**Task**
Go through the material below and count the lines in which the word "follows" occurs; the only output is the number.

**Supplied material**
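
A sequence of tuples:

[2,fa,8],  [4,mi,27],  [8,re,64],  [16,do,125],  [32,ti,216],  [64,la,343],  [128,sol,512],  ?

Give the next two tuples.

For the first part, ×2 each step: 2, 4, 8, 16, 32, 64, 128 → 256 → 512.
Note goes fa, mi, re, do, ti, la, sol → fa → mi (runs backward through the solfège scale do→ti).
Third part: perfect cubes: 2³, 3³, 4³, …, so 8, 27, 64, 125, 216, 343, 512 → 729 → 1000.
So the next two tuples are [256,fa,729] and [512,mi,1000].

[256,fa,729], [512,mi,1000]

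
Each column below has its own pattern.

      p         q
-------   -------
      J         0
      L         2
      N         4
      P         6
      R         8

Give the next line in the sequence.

T  10

Column p goes J, L, N, P, R → T (letters move forward 2 places in the alphabet).
For the column q, +2 each step: 0, 2, 4, 6, 8 → 10.
Putting it together: T  10.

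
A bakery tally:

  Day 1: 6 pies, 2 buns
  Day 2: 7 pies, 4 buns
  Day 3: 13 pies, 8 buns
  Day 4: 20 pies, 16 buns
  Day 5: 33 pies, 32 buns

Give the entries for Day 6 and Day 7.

53 pies, 64 buns; 86 pies, 128 buns

Pies: 6, 7, 13, 20, 33 → 53 → 86 (each term is the sum of the two before it).
Buns: ×2 each step; 2, 4, 8, 16, 32 → 64 → 128.
Putting the parts together: 53 pies, 64 buns and then 86 pies, 128 buns.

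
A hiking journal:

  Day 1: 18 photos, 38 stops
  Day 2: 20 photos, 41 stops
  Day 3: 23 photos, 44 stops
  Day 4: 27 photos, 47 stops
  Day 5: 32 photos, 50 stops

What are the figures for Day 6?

38 photos, 53 stops

Photos: differences are 2, 3, 4, … (increasing by 1 each time); 18, 20, 23, 27, 32 → 38.
Stops: +3 each step, so 38, 41, 44, 47, 50 → 53.
So the next record is 38 photos, 53 stops.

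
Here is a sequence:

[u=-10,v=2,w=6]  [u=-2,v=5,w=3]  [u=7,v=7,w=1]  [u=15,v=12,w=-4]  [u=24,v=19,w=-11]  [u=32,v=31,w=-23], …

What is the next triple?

[u=41,v=50,w=-42]

U: -10, -2, 7, 15, 24, 32 → 41 (alternating steps +8, +9, +8, +9, …).
V: each term is the sum of the two before it, so 2, 5, 7, 12, 19, 31 → 50.
W: 6, 3, 1, -4, -11, -23 → -42 (together with the v always sums to 8).
So the next triple is [u=41,v=50,w=-42].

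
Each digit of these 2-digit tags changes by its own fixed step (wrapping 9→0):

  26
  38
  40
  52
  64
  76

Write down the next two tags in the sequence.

First digit goes 2, 3, 4, 5, 6, 7 → 8 → 9 (+1 each step, mod 10).
Second digit: +2 each step, mod 10; 6, 8, 0, 2, 4, 6 → 8 → 0.
So the next two tags are 88 and 90.

88 then 90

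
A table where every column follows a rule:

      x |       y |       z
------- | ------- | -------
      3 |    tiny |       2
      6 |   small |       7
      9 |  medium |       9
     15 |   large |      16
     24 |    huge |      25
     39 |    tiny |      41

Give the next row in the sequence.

Column x — each term is the sum of the two before it: 3, 6, 9, 15, 24, 39 → 63.
Column y: repeats tiny → small → medium → large → huge; tiny, small, medium, large, huge, tiny → small.
For the column z, each term is the sum of the two before it: 2, 7, 9, 16, 25, 41 → 66.
So the next row is 63  small  66.

63  small  66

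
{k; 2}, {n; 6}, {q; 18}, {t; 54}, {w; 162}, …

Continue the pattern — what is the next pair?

Letter: letters move forward 3 places in the alphabet, so k, n, q, t, w → z.
Second component: ×3 each step; 2, 6, 18, 54, 162 → 486.
So the next pair is {z; 486}.

{z; 486}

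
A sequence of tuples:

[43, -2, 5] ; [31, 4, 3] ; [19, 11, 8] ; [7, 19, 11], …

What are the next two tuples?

[-5, 28, 19], [-17, 38, 30]

First slot: −12 each step, so 43, 31, 19, 7 → -5 → -17.
Second slot goes -2, 4, 11, 19 → 28 → 38 (differences are 6, 7, 8, … (increasing by 1 each time)).
Third slot: 5, 3, 8, 11 → 19 → 30 (each term is the sum of the two before it).
Putting the parts together: [-5, 28, 19] and then [-17, 38, 30].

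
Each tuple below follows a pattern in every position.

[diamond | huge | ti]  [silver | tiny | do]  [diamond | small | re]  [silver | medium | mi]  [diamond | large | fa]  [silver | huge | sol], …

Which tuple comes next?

[diamond | tiny | la]

Rank: alternates diamond ↔ silver; diamond, silver, diamond, silver, diamond, silver → diamond.
Size: huge, tiny, small, medium, large, huge → tiny (repeats huge → tiny → small → medium → large).
Note goes ti, do, re, mi, fa, sol → la (runs through the solfège scale do→ti).
So the next tuple is [diamond | tiny | la].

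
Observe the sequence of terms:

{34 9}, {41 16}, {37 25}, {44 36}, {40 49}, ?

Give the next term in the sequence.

First slot: alternating steps +7, −4, +7, −4, …; 34, 41, 37, 44, 40 → 47.
Second slot — perfect squares: 3², 4², 5², …: 9, 16, 25, 36, 49 → 64.
Putting it together: {47 64}.

{47 64}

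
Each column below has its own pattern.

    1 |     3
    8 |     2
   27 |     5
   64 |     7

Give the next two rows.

125  12; 216  19

For the first component, perfect cubes: 1³, 2³, 3³, …: 1, 8, 27, 64 → 125 → 216.
Second component: each term is the sum of the two before it, so 3, 2, 5, 7 → 12 → 19.
Putting the parts together: 125  12 and then 216  19.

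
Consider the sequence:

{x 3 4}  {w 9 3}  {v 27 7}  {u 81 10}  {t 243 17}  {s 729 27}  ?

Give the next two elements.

Letter: letters move back 1 place in the alphabet, so x, w, v, u, t, s → r → q.
Second coordinate: ×3 each step; 3, 9, 27, 81, 243, 729 → 2187 → 6561.
Third coordinate: each term is the sum of the two before it; 4, 3, 7, 10, 17, 27 → 44 → 71.
Putting the parts together: {r 2187 44} and then {q 6561 71}.

{r 2187 44}, {q 6561 71}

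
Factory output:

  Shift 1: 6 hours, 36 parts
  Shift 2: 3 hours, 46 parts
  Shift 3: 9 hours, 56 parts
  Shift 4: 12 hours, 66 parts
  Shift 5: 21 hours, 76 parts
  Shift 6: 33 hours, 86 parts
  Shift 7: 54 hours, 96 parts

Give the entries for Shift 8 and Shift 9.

Hours: each term is the sum of the two before it; 6, 3, 9, 12, 21, 33, 54 → 87 → 141.
Parts: +10 each step, so 36, 46, 56, 66, 76, 86, 96 → 106 → 116.
So the next two records are 87 hours, 106 parts and 141 hours, 116 parts.

87 hours, 106 parts; 141 hours, 116 parts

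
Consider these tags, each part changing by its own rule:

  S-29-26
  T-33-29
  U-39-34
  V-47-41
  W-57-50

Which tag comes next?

X-69-61

Letter — letters move forward 1 place in the alphabet: S, T, U, V, W → X.
For the second component, differences are 4, 6, 8, … (increasing by 2 each time): 29, 33, 39, 47, 57 → 69.
For the third component, differences are 3, 5, 7, … (increasing by 2 each time): 26, 29, 34, 41, 50 → 61.
Putting it together: X-69-61.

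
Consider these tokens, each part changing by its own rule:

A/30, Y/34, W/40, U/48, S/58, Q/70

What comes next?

O/84

Letter goes A, Y, W, U, S, Q → O (letters move back 2 places in the alphabet, wrapping A→Z).
Second component: differences are 4, 6, 8, … (increasing by 2 each time), so 30, 34, 40, 48, 58, 70 → 84.
So the next token is O/84.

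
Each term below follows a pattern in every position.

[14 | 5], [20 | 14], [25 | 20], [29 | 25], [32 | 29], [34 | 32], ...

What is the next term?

[35 | 34]

First value goes 14, 20, 25, 29, 32, 34 → 35 (differences are 6, 5, 4, … (decreasing by 1 each time)).
For the second value, always the previous value of the first value: 5, 14, 20, 25, 29, 32 → 34.
Putting it together: [35 | 34].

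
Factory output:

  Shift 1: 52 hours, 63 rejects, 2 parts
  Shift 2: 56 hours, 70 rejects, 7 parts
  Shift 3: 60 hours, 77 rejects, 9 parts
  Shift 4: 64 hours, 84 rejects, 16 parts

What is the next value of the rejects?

Rejects: 63, 70, 77, 84 → 91 (+7 each step).

91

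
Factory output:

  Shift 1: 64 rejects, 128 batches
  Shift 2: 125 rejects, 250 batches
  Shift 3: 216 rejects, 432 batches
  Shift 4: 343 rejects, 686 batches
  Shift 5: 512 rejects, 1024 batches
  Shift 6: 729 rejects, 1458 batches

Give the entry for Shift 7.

1000 rejects, 2000 batches

Rejects: 64, 125, 216, 343, 512, 729 → 1000 (perfect cubes: 4³, 5³, 6³, …).
Batches: always 2 × the rejects; 128, 250, 432, 686, 1024, 1458 → 2000.
Putting it together: 1000 rejects, 2000 batches.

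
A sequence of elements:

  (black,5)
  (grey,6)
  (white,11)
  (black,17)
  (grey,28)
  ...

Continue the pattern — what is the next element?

(white,45)

Shade: black, grey, white, black, grey → white (repeats black → grey → white).
Second component goes 5, 6, 11, 17, 28 → 45 (each term is the sum of the two before it).
Putting it together: (white,45).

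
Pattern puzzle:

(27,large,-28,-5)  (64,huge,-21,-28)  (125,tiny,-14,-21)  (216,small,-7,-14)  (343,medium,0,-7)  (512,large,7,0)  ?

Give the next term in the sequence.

First entry: 27, 64, 125, 216, 343, 512 → 729 (perfect cubes: 3³, 4³, 5³, …).
For the size, repeats large → huge → tiny → small → medium: large, huge, tiny, small, medium, large → huge.
Third entry: +7 each step, so -28, -21, -14, -7, 0, 7 → 14.
Fourth entry — always the previous value of the third entry: -5, -28, -21, -14, -7, 0 → 7.
Combining the parts gives (729,huge,14,7).

(729,huge,14,7)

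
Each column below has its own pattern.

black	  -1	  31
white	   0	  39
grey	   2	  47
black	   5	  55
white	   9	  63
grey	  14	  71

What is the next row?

Shade — repeats black → white → grey: black, white, grey, black, white, grey → black.
Second component goes -1, 0, 2, 5, 9, 14 → 20 (differences are 1, 2, 3, … (increasing by 1 each time)).
Third component goes 31, 39, 47, 55, 63, 71 → 79 (+8 each step).
Combining the parts gives black  20  79.

black  20  79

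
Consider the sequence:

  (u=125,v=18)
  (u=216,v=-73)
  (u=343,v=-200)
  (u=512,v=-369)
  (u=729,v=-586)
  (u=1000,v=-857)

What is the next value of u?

1331

U goes 125, 216, 343, 512, 729, 1000 → 1331 (perfect cubes: 5³, 6³, 7³, …).
V: 18, -73, -200, -369, -586, -857 → -1188 (together with the u always sums to 143).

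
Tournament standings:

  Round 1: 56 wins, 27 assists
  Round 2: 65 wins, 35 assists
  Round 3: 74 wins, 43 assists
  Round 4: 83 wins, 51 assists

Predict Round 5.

For the wins, +9 each step: 56, 65, 74, 83 → 92.
Assists — +8 each step: 27, 35, 43, 51 → 59.
Putting it together: 92 wins, 59 assists.

92 wins, 59 assists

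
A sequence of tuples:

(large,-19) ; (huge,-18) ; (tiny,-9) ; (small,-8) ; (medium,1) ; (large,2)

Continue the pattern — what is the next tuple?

(huge,11)

For the size, repeats large → huge → tiny → small → medium: large, huge, tiny, small, medium, large → huge.
For the second value, alternating steps +1, +9, +1, +9, …: -19, -18, -9, -8, 1, 2 → 11.
So the next tuple is (huge,11).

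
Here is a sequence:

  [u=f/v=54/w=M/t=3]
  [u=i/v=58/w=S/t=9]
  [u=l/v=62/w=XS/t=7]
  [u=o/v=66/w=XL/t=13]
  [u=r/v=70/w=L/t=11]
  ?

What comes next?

U: letters move forward 3 places in the alphabet; f, i, l, o, r → u.
For the v, +4 each step: 54, 58, 62, 66, 70 → 74.
W: runs backward through clothing sizes XS→XL; M, S, XS, XL, L → M.
T: 3, 9, 7, 13, 11 → 17 (alternating steps +6, −2, +6, −2, …).
So the next 4-tuple is [u=u/v=74/w=M/t=17].

[u=u/v=74/w=M/t=17]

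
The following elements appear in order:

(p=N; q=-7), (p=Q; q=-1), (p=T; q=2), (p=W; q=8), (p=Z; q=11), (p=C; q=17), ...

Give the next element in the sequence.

For the p, letters move forward 3 places in the alphabet, wrapping Z→A: N, Q, T, W, Z, C → F.
Q: -7, -1, 2, 8, 11, 17 → 20 (alternating steps +6, +3, +6, +3, …).
So the next element is (p=F; q=20).

(p=F; q=20)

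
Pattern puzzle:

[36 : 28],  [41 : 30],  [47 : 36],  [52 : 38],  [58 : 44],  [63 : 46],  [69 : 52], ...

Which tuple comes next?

[74 : 54]

First coordinate goes 36, 41, 47, 52, 58, 63, 69 → 74 (alternating steps +5, +6, +5, +6, …).
For the second coordinate, alternating steps +2, +6, +2, +6, …: 28, 30, 36, 38, 44, 46, 52 → 54.
Putting it together: [74 : 54].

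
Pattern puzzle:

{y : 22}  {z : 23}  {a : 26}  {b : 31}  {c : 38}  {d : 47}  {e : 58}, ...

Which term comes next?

For the letter, letters move forward 1 place in the alphabet, wrapping Z→A: y, z, a, b, c, d, e → f.
Second entry: differences are 1, 3, 5, … (increasing by 2 each time); 22, 23, 26, 31, 38, 47, 58 → 71.
Putting it together: {f : 71}.

{f : 71}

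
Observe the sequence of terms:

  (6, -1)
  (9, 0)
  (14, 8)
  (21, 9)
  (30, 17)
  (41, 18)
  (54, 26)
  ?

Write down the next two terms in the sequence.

First slot — differences are 3, 5, 7, … (increasing by 2 each time): 6, 9, 14, 21, 30, 41, 54 → 69 → 86.
Second slot — alternating steps +1, +8, +1, +8, …: -1, 0, 8, 9, 17, 18, 26 → 27 → 35.
Putting the parts together: (69, 27) and then (86, 35).

(69, 27), (86, 35)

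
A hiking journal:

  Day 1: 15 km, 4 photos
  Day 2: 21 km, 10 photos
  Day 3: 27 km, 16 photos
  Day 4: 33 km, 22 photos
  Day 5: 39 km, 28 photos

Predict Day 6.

For the km, +6 each step: 15, 21, 27, 33, 39 → 45.
Photos: 4, 10, 16, 22, 28 → 34 (always 11 less than the km).
Combining the parts gives 45 km, 34 photos.

45 km, 34 photos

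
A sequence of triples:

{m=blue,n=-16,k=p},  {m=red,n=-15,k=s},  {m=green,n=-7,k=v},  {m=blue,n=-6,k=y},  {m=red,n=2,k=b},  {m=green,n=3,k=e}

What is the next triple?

{m=blue,n=11,k=h}

M: repeats blue → red → green; blue, red, green, blue, red, green → blue.
N: alternating steps +1, +8, +1, +8, …; -16, -15, -7, -6, 2, 3 → 11.
K goes p, s, v, y, b, e → h (letters move forward 3 places in the alphabet, wrapping Z→A).
So the next triple is {m=blue,n=11,k=h}.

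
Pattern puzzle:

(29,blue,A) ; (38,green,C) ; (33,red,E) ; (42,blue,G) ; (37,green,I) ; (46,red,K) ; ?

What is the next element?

(41,blue,M)

First part goes 29, 38, 33, 42, 37, 46 → 41 (alternating steps +9, −5, +9, −5, …).
Colour: repeats blue → green → red; blue, green, red, blue, green, red → blue.
Letter: letters move forward 2 places in the alphabet, so A, C, E, G, I, K → M.
So the next element is (41,blue,M).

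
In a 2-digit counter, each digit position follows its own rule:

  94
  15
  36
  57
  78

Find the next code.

First digit: +2 each step, mod 10, so 9, 1, 3, 5, 7 → 9.
Second digit — +1 each step, mod 10: 4, 5, 6, 7, 8 → 9.
So the next code is 99.

99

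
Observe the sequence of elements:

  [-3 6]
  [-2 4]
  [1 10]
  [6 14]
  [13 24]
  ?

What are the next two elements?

First coordinate goes -3, -2, 1, 6, 13 → 22 → 33 (differences are 1, 3, 5, … (increasing by 2 each time)).
Second coordinate: each term is the sum of the two before it, so 6, 4, 10, 14, 24 → 38 → 62.
Putting the parts together: [22 38] and then [33 62].

[22 38], [33 62]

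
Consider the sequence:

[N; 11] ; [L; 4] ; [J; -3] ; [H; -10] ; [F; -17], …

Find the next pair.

Letter goes N, L, J, H, F → D (letters move back 2 places in the alphabet).
Second part: −7 each step; 11, 4, -3, -10, -17 → -24.
So the next pair is [D; -24].

[D; -24]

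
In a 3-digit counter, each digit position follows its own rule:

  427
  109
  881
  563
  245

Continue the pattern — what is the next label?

First digit: 4, 1, 8, 5, 2 → 9 (−3 each step, mod 10).
Second digit: −2 each step, mod 10, so 2, 0, 8, 6, 4 → 2.
Third digit goes 7, 9, 1, 3, 5 → 7 (+2 each step, mod 10).
So the next label is 927.

927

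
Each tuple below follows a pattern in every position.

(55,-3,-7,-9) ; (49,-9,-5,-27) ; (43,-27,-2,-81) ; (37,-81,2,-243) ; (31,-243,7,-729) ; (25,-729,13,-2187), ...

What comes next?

(19,-2187,20,-6561)

First component goes 55, 49, 43, 37, 31, 25 → 19 (−6 each step).
Second component — ×3 each step: -3, -9, -27, -81, -243, -729 → -2187.
Third component: differences are 2, 3, 4, … (increasing by 1 each time); -7, -5, -2, 2, 7, 13 → 20.
Fourth component — always 3 × the second component: -9, -27, -81, -243, -729, -2187 → -6561.
So the next tuple is (19,-2187,20,-6561).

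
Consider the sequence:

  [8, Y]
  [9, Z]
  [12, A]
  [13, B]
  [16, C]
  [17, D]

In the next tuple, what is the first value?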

**Answer box**
6